**WHAT IS REQUIRED**
All entries should be copied exactly, none left out.

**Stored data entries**

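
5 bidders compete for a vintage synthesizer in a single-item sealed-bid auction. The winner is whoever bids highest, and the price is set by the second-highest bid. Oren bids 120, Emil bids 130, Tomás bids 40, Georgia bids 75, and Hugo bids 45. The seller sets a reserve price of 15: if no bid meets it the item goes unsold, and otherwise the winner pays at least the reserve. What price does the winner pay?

120

Ordered from highest: Emil 130, then Oren 120, then Georgia 75, then Hugo 45, then Tomás 40.
Emil has the highest bid, so Emil wins.
The second-highest bid is 120, which exceeds the reserve, so that sets the price.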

**EXPECTED ANSWER**
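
5 bidders compete for a vintage synthesizer in a single-item sealed-bid auction. The winner is whoever bids highest, and the price is set by the second-highest bid. Oren bids 120, Emil bids 130, Tomás bids 40, Georgia bids 75, and Hugo bids 45. The seller sets a reserve price of 15: if no bid meets it the item goes unsold, and otherwise the winner pays at least the reserve. What price does the winner pay?

120

Ordered from highest: Emil 130, then Oren 120, then Georgia 75, then Hugo 45, then Tomás 40.
Emil has the highest bid, so Emil wins.
The second-highest bid is 120, which exceeds the reserve, so that sets the price.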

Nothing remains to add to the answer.